=== Begin Enclosure ===

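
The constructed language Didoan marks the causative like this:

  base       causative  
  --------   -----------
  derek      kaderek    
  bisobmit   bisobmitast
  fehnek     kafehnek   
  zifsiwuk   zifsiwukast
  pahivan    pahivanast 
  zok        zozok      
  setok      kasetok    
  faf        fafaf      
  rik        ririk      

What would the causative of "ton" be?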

=== End Enclosure ===

→ **Problem statement**
Locate and copy each line in the data above that includes the word "causative".

→ **Your solution**
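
The constructed language Didoan marks the causative like this:
  base       causative  
What would the causative of "ton" be?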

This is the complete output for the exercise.